| YOUR OBJECTIVE |
The reply should be an exact transcription of every record.

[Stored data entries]
^^^^

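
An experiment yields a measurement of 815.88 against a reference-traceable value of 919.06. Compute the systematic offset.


Systematic error = measured - true
= 815.88 - 919.06
= -103.1800

-103.1800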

^^^^

| RESULT FOR THIS TASK |
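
An experiment yields a measurement of 815.88 against a reference-traceable value of 919.06. Compute the systematic offset.


Systematic error = measured - true
= 815.88 - 919.06
= -103.1800

-103.1800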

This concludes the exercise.